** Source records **

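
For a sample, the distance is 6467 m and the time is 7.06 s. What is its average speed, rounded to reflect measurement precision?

916 m/s

average speed = 6467 m ÷ 7.06 s = 916.005665722… m/s.
6467 has 4 significant figures; 7.06 has 3.
Division/multiplication keeps the fewest: 3 significant figures.
Rounded: 916 m/s.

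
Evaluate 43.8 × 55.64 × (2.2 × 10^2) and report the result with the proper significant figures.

43.8 × 55.64 × (2.2 × 10^2) = 536147.04
Multiplication/division keeps the fewest significant figures: 43.8 → 3 s.f., 55.64 → 4 s.f., 2.2 × 10^2 → 2 s.f.; limit is 2.
Rounded to 2 significant figures: 5.4 × 10^5.

5.4 × 10^5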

** Try it **
Copy the records above exactly.

** Solution to this task **
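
For a sample, the distance is 6467 m and the time is 7.06 s. What is its average speed, rounded to reflect measurement precision?

916 m/s

average speed = 6467 m ÷ 7.06 s = 916.005665722… m/s.
6467 has 4 significant figures; 7.06 has 3.
Division/multiplication keeps the fewest: 3 significant figures.
Rounded: 916 m/s.

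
Evaluate 43.8 × 55.64 × (2.2 × 10^2) and report the result with the proper significant figures.

43.8 × 55.64 × (2.2 × 10^2) = 536147.04
Multiplication/division keeps the fewest significant figures: 43.8 → 3 s.f., 55.64 → 4 s.f., 2.2 × 10^2 → 2 s.f.; limit is 2.
Rounded to 2 significant figures: 5.4 × 10^5.

5.4 × 10^5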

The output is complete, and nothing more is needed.